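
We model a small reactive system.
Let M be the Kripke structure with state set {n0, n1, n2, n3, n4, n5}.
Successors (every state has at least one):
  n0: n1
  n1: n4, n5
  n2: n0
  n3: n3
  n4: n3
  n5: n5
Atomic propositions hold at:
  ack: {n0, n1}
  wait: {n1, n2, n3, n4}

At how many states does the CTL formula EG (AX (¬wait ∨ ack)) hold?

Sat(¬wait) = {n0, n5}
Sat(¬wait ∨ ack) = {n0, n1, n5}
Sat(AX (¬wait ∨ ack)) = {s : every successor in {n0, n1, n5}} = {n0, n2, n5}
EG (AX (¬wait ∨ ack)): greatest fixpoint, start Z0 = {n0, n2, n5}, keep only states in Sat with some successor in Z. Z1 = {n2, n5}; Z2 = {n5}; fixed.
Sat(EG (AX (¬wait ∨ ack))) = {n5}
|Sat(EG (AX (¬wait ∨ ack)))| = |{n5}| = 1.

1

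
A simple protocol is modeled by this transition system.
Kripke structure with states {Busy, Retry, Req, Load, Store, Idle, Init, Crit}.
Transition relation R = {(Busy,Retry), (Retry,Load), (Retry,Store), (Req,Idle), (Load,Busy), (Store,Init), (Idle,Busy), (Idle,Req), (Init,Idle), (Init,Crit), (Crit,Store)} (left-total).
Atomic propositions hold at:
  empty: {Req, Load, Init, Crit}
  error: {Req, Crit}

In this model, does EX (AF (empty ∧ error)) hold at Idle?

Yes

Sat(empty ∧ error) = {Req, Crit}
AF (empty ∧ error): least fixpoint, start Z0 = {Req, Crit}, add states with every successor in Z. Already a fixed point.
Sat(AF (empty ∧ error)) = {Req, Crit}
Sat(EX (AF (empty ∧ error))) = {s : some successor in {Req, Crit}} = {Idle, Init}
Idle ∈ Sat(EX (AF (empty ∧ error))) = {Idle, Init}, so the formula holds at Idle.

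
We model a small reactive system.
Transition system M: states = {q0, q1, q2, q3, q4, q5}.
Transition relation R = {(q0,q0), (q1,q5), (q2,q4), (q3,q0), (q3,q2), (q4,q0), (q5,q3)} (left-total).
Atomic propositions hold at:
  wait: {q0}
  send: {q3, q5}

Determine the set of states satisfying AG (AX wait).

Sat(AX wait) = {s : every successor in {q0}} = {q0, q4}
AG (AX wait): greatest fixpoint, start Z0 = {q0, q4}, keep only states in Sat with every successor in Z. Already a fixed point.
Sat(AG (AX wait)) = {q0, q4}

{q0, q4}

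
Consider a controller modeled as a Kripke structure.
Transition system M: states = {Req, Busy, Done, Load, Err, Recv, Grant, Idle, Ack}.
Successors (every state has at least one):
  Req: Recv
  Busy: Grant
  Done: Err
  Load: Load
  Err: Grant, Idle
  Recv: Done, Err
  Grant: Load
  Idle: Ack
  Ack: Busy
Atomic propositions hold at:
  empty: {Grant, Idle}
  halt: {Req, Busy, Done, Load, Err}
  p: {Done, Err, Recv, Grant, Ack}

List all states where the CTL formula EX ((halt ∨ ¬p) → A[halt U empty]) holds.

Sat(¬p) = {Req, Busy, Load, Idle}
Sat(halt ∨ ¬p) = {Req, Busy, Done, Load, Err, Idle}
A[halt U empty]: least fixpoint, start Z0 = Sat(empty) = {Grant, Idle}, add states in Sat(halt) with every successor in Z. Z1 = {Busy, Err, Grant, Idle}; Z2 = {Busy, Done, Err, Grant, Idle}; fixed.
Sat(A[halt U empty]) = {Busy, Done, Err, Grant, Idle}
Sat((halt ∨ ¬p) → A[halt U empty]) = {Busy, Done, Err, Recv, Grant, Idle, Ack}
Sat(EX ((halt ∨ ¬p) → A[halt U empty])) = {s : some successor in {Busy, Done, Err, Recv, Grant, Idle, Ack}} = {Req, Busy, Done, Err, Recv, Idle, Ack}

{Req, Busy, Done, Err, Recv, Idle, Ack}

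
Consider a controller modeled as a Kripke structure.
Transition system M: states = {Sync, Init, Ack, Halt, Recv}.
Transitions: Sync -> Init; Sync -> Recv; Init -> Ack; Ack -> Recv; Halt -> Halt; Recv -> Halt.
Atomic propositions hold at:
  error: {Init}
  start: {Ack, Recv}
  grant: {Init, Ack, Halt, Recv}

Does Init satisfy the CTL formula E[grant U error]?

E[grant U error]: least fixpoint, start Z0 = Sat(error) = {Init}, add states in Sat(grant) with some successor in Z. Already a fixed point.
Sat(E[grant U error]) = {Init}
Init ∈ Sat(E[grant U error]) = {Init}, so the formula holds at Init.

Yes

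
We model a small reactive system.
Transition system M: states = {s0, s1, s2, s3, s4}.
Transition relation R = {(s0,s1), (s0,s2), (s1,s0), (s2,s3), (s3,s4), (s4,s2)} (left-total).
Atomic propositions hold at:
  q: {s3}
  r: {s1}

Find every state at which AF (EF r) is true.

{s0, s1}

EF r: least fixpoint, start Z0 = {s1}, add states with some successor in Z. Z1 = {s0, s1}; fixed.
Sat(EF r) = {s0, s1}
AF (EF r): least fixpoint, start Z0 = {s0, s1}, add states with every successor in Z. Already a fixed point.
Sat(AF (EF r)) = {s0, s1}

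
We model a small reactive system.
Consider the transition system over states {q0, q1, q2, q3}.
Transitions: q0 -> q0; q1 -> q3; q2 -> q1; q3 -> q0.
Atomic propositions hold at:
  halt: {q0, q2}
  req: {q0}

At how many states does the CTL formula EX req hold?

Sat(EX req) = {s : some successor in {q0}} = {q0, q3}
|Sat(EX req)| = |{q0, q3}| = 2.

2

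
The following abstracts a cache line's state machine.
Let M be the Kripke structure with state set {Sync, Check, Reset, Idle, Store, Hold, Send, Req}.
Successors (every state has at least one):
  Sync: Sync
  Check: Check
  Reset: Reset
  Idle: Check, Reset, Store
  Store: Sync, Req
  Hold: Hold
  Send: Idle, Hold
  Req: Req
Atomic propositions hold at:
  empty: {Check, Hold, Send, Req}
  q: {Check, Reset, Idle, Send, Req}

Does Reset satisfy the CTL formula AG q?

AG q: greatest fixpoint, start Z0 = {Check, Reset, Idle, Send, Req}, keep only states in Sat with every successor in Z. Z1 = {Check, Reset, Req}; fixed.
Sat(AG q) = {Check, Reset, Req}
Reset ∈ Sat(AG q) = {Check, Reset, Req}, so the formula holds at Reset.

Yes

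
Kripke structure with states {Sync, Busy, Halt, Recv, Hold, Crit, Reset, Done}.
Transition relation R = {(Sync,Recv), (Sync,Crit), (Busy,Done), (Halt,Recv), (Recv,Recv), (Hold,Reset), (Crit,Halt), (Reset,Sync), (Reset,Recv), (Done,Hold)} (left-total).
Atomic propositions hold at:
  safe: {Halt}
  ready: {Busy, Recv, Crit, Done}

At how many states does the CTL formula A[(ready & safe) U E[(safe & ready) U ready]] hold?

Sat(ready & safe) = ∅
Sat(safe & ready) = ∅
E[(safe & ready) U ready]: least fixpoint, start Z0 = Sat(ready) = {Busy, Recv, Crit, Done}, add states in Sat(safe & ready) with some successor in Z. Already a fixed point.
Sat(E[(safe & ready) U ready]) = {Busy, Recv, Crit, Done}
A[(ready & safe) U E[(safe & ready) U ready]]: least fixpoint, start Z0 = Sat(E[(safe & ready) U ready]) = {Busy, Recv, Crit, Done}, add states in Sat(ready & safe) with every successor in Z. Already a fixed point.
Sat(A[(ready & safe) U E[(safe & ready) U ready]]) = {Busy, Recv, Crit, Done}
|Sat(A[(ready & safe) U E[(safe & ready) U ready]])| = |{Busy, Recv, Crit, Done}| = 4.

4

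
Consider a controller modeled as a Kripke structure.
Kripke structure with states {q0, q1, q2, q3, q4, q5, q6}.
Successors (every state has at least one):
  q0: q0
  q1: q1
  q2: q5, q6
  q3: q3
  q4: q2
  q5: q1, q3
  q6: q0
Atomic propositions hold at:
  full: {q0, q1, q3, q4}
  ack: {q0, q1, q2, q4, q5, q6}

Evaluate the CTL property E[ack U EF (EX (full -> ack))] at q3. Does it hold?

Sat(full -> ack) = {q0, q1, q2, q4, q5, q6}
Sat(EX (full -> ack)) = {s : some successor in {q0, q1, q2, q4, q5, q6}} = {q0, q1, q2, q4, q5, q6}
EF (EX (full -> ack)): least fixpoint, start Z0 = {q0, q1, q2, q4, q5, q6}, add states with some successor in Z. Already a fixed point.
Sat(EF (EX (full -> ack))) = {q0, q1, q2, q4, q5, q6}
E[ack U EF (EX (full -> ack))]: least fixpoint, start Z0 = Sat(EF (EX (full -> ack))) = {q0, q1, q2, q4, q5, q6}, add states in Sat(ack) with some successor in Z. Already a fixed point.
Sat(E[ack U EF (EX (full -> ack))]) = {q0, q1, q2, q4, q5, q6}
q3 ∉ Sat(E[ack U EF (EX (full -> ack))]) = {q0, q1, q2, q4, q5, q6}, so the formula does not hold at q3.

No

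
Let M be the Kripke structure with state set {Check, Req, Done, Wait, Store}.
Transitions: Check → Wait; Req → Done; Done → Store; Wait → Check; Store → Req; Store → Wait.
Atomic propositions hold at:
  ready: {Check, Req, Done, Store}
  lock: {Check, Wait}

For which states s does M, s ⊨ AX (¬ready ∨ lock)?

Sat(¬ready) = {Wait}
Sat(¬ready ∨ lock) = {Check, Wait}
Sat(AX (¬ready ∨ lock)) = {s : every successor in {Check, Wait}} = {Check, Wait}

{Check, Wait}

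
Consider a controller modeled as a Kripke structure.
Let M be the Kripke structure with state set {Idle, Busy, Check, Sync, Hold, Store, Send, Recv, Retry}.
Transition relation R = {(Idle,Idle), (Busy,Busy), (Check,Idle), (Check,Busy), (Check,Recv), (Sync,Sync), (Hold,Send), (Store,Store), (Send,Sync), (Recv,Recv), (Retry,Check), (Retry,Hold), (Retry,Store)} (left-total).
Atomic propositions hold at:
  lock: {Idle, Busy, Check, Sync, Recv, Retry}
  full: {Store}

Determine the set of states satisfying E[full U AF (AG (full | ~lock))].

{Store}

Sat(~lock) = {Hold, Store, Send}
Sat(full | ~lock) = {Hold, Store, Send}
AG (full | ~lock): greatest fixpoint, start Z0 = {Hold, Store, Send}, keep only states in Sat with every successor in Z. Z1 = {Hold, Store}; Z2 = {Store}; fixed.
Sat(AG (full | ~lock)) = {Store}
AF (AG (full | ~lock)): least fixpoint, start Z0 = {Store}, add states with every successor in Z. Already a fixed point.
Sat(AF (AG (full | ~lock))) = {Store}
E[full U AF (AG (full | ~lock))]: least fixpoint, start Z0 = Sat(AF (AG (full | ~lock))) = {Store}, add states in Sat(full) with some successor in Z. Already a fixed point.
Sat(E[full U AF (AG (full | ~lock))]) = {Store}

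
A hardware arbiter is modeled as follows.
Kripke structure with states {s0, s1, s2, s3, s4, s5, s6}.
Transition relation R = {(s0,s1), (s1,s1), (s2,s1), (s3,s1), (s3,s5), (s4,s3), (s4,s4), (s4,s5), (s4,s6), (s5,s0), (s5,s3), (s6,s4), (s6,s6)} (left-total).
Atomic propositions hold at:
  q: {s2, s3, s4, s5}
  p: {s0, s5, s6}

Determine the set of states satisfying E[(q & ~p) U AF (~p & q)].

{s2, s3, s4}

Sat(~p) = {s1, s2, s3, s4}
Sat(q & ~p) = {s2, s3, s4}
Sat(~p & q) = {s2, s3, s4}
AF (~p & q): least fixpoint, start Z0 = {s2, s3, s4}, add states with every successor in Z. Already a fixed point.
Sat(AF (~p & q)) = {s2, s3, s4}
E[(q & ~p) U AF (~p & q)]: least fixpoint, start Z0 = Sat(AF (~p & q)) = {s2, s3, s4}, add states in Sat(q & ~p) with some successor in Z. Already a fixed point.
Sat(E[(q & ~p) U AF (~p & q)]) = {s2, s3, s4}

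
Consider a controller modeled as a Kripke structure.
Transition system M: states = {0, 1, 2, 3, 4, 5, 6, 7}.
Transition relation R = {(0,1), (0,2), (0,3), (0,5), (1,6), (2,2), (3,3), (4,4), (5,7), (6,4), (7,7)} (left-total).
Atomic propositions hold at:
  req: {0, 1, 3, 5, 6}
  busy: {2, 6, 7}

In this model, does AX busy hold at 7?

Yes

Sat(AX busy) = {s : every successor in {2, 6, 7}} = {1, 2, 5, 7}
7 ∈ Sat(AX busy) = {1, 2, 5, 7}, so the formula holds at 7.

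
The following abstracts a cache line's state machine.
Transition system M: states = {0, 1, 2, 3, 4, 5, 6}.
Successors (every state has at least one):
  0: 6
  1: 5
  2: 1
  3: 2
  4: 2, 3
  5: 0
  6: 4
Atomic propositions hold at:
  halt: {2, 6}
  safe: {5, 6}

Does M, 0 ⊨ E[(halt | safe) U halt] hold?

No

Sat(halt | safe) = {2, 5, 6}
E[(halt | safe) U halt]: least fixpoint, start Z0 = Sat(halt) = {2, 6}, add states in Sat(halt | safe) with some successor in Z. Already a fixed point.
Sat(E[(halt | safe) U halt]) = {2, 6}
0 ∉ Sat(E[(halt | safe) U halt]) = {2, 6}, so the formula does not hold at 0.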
--*--
(Aim of the exercise)
What is the number of lines in the listing above that contain the string "Retry"? Give only the number.

(The answer)
5